Saved data entries:
▼

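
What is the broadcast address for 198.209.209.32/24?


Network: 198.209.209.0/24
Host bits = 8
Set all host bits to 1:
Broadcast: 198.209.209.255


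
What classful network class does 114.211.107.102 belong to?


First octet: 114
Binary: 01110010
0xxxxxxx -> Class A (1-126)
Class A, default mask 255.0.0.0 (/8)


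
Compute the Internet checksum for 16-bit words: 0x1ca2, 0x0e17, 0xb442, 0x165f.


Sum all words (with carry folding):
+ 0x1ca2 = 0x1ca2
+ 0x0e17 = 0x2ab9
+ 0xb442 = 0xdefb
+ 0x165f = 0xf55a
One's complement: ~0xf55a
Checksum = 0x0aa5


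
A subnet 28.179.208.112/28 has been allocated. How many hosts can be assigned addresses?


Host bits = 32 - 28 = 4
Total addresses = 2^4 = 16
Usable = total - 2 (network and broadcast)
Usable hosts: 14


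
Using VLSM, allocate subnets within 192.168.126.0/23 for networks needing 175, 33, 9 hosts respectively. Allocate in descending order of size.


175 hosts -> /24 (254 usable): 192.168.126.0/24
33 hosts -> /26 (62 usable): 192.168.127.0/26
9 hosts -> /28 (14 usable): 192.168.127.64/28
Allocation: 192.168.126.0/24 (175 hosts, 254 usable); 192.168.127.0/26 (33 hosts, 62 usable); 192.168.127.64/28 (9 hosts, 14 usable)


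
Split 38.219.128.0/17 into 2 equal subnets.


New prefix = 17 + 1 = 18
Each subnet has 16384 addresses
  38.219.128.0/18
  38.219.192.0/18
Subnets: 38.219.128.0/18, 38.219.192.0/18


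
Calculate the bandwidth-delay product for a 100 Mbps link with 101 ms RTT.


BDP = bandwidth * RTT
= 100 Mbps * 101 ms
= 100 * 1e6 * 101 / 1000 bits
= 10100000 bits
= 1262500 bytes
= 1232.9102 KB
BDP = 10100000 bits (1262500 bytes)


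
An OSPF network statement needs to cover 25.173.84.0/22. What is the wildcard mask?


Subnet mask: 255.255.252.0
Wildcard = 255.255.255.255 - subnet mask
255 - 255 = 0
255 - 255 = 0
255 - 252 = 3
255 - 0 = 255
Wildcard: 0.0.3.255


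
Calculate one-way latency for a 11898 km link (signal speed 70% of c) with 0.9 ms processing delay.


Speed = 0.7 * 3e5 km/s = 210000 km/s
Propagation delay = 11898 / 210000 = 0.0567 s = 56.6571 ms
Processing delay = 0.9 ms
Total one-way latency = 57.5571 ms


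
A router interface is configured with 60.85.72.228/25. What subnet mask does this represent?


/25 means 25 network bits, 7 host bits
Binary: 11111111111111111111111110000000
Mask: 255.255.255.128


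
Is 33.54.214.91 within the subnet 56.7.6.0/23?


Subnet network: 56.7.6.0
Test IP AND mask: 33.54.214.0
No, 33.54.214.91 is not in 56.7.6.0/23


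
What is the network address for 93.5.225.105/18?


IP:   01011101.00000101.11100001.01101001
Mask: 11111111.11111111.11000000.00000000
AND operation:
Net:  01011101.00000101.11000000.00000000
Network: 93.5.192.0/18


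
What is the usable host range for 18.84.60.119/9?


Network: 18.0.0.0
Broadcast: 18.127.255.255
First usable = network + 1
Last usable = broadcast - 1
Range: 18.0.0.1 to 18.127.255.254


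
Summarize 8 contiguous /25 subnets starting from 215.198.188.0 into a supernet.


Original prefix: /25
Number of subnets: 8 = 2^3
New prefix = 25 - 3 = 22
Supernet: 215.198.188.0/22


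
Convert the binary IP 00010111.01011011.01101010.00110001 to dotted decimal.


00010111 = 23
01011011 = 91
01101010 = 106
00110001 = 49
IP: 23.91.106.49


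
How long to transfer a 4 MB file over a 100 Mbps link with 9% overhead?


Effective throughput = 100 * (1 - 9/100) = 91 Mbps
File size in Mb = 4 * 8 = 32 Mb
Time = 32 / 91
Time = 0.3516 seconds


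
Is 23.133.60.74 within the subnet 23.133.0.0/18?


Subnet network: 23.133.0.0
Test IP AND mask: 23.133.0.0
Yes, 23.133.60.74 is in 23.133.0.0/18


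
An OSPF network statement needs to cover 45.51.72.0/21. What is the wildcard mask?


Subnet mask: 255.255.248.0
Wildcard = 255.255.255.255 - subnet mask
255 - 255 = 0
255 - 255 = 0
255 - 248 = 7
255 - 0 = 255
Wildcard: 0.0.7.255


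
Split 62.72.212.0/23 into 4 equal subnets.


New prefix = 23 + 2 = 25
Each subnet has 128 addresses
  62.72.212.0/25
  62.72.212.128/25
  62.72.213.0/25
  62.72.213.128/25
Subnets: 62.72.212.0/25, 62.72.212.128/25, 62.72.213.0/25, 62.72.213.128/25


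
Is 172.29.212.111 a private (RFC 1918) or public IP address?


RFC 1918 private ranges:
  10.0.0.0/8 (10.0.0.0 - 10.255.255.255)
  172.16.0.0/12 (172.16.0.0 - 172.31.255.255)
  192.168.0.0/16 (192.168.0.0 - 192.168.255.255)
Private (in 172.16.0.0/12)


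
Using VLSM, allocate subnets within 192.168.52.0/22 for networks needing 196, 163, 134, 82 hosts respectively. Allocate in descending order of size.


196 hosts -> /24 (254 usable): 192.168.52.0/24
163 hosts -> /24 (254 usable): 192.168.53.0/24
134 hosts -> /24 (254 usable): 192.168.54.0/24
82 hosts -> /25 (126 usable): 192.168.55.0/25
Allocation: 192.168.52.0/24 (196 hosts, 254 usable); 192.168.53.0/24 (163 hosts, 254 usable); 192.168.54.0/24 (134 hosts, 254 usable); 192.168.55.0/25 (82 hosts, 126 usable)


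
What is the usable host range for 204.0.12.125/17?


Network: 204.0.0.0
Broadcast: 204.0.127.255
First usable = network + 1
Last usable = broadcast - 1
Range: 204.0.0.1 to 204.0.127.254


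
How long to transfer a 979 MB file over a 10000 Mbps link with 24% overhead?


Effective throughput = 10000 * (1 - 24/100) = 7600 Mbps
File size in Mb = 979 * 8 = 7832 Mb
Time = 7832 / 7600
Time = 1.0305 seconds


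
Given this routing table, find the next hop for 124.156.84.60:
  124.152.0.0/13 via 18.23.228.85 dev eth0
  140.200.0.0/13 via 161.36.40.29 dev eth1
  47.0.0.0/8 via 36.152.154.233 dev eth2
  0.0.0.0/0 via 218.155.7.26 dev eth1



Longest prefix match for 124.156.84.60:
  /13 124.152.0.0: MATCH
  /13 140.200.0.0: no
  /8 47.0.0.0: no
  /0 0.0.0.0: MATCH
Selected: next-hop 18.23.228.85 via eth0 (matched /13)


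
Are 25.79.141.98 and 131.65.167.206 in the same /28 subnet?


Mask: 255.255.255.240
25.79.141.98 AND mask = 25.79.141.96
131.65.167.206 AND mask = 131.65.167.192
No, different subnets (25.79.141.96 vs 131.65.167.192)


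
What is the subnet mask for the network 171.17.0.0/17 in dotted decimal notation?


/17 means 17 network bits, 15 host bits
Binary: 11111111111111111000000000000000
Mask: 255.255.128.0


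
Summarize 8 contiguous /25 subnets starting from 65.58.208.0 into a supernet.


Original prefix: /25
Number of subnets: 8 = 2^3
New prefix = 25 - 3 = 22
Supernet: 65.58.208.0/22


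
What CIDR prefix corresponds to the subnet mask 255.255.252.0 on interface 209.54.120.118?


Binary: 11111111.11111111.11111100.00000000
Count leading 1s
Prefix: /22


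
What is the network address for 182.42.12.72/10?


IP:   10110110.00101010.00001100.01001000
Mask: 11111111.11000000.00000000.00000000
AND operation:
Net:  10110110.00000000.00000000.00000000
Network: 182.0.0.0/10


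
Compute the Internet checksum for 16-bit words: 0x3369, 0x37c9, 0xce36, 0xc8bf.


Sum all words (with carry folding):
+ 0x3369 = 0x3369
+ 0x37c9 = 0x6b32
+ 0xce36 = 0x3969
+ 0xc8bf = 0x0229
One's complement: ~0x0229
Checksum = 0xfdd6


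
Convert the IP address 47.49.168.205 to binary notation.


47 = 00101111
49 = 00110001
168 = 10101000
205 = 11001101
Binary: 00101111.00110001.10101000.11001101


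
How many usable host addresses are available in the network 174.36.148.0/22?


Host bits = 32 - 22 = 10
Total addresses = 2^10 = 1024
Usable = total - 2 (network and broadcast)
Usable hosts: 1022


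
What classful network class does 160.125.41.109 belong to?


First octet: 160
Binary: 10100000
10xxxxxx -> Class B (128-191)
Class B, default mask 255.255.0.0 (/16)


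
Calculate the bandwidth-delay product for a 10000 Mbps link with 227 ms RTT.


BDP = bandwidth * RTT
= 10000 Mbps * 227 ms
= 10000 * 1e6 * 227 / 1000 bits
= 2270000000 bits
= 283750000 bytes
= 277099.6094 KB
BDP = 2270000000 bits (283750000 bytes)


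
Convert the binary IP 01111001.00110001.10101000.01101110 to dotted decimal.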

▲

TASK OBJECTIVE:
Starting with the line that contains "Calculate the bandwidth-delay product for a 10000", return each line through the last one of the data above, exactly as written and nothing more.

OUTPUT FOR THIS EXERCISE:
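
Calculate the bandwidth-delay product for a 10000 Mbps link with 227 ms RTT.


BDP = bandwidth * RTT
= 10000 Mbps * 227 ms
= 10000 * 1e6 * 227 / 1000 bits
= 2270000000 bits
= 283750000 bytes
= 277099.6094 KB
BDP = 2270000000 bits (283750000 bytes)


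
Convert the binary IP 01111001.00110001.10101000.01101110 to dotted decimal.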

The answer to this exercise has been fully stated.